Stored data entries
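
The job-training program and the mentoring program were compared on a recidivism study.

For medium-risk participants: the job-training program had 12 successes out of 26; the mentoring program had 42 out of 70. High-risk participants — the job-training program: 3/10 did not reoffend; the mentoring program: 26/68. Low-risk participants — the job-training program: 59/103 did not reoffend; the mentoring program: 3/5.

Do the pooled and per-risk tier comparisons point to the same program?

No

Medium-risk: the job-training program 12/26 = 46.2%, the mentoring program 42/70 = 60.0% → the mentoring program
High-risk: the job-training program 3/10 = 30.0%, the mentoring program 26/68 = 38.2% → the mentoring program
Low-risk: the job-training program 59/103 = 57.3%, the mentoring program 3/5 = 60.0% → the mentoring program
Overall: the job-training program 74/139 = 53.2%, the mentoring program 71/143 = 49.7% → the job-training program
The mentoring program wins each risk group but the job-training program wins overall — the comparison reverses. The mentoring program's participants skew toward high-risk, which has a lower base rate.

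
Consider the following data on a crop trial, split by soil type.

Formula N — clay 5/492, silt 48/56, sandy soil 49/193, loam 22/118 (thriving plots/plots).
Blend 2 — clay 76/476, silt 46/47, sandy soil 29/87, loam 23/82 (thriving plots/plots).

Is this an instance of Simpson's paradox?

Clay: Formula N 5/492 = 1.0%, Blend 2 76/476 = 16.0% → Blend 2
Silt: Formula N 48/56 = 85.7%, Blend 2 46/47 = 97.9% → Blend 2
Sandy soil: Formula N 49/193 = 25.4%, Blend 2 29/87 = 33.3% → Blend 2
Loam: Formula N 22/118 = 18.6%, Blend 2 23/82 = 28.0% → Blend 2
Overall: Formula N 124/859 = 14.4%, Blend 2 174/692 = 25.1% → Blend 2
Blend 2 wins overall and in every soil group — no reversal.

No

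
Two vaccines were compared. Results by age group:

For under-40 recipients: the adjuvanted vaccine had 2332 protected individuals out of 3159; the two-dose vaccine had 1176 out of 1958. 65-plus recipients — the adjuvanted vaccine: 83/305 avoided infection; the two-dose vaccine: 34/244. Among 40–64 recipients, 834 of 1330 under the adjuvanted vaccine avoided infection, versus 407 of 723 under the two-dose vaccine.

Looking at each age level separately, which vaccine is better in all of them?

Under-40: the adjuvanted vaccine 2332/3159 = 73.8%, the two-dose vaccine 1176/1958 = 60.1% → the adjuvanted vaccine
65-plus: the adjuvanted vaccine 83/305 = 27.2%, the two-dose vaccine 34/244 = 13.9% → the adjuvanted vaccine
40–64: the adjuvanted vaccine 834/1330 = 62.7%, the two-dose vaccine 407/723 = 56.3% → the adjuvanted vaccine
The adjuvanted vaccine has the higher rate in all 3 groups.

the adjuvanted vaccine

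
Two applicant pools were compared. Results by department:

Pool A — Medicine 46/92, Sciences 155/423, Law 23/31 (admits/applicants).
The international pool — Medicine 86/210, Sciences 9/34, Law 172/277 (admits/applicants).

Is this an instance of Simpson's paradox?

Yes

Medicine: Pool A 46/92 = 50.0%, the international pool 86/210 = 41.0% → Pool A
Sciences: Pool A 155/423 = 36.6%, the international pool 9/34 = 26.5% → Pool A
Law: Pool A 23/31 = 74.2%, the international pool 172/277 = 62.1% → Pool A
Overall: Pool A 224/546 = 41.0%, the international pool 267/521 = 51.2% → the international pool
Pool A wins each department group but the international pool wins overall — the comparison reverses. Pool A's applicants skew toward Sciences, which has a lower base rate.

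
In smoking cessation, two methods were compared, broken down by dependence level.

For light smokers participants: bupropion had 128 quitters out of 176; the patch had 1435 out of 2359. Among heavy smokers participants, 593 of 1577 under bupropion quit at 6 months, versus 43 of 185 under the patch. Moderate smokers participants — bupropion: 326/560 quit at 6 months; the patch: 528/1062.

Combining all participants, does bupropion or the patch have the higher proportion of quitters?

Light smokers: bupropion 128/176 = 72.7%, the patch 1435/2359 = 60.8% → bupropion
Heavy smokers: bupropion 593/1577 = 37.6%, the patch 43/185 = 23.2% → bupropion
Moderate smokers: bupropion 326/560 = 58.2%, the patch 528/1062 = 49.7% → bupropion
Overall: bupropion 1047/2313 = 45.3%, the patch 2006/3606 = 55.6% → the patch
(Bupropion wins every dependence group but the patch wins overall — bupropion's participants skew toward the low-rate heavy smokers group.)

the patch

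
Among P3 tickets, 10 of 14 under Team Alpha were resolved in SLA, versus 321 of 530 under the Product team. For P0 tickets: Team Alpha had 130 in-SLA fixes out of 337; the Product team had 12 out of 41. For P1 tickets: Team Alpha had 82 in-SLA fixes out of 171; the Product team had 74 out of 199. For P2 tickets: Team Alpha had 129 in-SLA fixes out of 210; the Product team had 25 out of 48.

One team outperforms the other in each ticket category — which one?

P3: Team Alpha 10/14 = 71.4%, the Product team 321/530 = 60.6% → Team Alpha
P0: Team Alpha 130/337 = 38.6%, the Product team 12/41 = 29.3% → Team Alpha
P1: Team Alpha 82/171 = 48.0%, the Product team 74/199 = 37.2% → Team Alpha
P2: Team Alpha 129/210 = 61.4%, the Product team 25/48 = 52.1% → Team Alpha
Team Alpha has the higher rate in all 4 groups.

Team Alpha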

==

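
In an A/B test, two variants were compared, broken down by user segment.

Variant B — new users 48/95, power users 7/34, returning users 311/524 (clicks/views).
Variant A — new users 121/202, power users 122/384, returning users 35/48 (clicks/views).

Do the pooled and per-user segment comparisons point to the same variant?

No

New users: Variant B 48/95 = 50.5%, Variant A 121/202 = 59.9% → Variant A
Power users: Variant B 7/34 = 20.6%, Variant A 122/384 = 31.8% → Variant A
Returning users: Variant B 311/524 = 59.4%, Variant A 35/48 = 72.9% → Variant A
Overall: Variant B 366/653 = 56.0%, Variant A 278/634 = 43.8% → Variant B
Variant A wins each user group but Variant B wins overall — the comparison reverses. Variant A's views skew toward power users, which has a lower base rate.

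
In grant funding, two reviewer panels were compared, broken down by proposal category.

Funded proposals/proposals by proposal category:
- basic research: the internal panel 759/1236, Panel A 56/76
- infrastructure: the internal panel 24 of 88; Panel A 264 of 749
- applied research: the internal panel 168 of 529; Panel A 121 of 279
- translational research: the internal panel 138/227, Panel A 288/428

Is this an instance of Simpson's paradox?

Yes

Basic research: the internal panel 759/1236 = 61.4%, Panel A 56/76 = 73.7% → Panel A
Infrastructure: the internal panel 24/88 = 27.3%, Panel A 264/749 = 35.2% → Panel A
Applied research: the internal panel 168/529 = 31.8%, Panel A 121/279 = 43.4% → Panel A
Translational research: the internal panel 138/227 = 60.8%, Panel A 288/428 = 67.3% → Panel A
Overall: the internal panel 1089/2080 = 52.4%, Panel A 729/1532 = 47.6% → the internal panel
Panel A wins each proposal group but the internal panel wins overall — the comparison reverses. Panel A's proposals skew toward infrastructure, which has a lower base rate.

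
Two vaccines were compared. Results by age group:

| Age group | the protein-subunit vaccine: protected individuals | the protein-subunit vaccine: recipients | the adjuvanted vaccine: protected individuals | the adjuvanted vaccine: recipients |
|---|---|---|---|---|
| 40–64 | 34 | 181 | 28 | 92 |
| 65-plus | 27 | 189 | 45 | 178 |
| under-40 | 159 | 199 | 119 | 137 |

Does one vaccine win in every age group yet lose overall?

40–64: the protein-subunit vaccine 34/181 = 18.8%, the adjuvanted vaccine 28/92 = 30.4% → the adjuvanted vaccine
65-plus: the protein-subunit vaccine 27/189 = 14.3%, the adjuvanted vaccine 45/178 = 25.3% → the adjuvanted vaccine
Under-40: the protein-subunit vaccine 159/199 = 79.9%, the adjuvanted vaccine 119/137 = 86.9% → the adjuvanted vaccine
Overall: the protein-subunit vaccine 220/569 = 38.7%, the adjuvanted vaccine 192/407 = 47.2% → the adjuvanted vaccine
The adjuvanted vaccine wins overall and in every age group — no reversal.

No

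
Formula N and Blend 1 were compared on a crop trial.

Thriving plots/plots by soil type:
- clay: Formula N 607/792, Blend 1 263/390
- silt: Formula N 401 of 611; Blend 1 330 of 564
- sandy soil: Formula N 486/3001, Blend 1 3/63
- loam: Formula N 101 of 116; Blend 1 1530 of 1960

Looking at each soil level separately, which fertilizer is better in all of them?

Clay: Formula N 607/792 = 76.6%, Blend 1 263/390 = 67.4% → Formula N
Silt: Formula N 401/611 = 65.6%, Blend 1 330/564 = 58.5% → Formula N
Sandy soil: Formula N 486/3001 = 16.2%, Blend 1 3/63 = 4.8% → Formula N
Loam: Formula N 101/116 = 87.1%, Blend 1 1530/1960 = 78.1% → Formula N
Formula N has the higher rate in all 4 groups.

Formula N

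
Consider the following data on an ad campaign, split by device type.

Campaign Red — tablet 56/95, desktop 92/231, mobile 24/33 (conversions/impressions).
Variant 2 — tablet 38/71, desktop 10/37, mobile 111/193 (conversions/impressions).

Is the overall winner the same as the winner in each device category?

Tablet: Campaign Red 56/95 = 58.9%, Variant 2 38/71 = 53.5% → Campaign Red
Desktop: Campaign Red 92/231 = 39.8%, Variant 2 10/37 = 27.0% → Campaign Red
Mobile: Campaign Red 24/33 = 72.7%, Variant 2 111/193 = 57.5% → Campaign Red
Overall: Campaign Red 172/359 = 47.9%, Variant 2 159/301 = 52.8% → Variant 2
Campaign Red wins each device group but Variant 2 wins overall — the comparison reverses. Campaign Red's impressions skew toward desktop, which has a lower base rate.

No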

*GOAL OF THE EXERCISE*
The lines above from the one containing "Do the pooled and per-risk" through the one containing "Blend 2 — clay" are to be set down exactly, and no others.

*ANSWER TO THE PROBLEM*
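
Do the pooled and per-risk tier comparisons point to the same program?

No

Medium-risk: the job-training program 12/26 = 46.2%, the mentoring program 42/70 = 60.0% → the mentoring program
High-risk: the job-training program 3/10 = 30.0%, the mentoring program 26/68 = 38.2% → the mentoring program
Low-risk: the job-training program 59/103 = 57.3%, the mentoring program 3/5 = 60.0% → the mentoring program
Overall: the job-training program 74/139 = 53.2%, the mentoring program 71/143 = 49.7% → the job-training program
The mentoring program wins each risk group but the job-training program wins overall — the comparison reverses. The mentoring program's participants skew toward high-risk, which has a lower base rate.

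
Consider the following data on a crop trial, split by soil type.

Formula N — clay 5/492, silt 48/56, sandy soil 49/193, loam 22/118 (thriving plots/plots).
Blend 2 — clay 76/476, silt 46/47, sandy soil 29/87, loam 23/82 (thriving plots/plots).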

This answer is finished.